Problem details: Pick every line from the data below that contains the string "axis" and copy it.

Recorded data:
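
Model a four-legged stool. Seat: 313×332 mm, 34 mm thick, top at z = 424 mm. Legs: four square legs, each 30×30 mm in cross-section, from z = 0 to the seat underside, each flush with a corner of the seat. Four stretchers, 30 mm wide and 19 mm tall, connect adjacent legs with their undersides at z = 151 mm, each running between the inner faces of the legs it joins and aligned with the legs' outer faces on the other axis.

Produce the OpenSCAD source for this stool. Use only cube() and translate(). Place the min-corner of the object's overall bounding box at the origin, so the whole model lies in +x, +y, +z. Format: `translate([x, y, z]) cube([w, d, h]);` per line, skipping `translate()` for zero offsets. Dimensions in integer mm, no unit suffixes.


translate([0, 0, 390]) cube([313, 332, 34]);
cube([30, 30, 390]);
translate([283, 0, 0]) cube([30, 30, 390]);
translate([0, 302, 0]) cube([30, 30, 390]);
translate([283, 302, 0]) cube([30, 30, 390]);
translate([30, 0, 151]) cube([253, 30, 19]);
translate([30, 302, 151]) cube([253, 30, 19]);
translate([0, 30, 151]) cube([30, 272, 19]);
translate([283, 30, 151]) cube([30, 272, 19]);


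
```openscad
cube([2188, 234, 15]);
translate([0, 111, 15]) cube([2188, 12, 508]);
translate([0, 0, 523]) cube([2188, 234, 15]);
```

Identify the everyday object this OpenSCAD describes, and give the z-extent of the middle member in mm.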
* * *
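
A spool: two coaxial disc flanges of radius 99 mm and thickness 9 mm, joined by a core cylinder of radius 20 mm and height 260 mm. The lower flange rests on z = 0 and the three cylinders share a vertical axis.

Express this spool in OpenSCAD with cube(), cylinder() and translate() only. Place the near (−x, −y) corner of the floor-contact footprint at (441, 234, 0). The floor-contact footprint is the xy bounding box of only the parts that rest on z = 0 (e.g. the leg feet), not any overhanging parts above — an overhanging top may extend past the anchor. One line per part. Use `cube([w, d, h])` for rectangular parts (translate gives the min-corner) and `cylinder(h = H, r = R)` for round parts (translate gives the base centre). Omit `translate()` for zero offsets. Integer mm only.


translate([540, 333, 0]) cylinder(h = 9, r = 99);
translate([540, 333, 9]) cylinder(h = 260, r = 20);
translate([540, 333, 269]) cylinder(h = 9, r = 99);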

Solution to the problem:
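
Model a four-legged stool. Seat: 313×332 mm, 34 mm thick, top at z = 424 mm. Legs: four square legs, each 30×30 mm in cross-section, from z = 0 to the seat underside, each flush with a corner of the seat. Four stretchers, 30 mm wide and 19 mm tall, connect adjacent legs with their undersides at z = 151 mm, each running between the inner faces of the legs it joins and aligned with the legs' outer faces on the other axis.
A spool: two coaxial disc flanges of radius 99 mm and thickness 9 mm, joined by a core cylinder of radius 20 mm and height 260 mm. The lower flange rests on z = 0 and the three cylinders share a vertical axis.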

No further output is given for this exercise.